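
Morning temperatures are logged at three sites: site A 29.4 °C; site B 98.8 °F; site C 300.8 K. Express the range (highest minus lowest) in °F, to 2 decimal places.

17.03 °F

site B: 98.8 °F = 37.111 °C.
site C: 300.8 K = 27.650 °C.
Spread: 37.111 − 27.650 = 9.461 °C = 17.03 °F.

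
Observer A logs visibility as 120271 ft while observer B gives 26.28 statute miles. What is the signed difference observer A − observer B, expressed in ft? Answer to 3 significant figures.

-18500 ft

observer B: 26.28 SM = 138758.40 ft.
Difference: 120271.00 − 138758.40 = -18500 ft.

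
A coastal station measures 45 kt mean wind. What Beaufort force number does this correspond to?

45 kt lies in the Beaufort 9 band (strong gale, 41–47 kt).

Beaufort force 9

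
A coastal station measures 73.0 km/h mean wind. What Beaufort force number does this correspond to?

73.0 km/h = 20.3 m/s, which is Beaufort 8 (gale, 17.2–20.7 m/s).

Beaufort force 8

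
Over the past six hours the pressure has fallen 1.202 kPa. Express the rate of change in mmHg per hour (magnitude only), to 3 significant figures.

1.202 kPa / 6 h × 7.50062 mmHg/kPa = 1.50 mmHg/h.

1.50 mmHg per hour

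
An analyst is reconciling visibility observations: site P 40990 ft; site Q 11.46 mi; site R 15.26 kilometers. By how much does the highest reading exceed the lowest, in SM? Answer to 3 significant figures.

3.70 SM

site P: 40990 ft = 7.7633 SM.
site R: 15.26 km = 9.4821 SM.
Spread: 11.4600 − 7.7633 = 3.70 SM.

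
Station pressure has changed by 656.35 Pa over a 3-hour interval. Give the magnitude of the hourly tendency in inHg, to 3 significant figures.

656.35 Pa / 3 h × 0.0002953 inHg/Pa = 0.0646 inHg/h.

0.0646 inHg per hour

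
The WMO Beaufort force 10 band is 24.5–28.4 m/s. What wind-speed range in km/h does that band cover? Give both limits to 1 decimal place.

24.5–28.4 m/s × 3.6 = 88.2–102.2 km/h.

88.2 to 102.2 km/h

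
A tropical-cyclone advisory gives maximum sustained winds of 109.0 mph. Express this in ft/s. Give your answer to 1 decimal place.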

#### Aim of the task
Copy out exactly the line holding "The WMO Beaufort" and each line after it through the end of the entries, and leave out everything else.

#### Your response
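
The WMO Beaufort force 10 band is 24.5–28.4 m/s. What wind-speed range in km/h does that band cover? Give both limits to 1 decimal place.

24.5–28.4 m/s × 3.6 = 88.2–102.2 km/h.

88.2 to 102.2 km/h

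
A tropical-cyclone advisory gives maximum sustained winds of 109.0 mph. Express this in ft/s. Give your answer to 1 decimal place.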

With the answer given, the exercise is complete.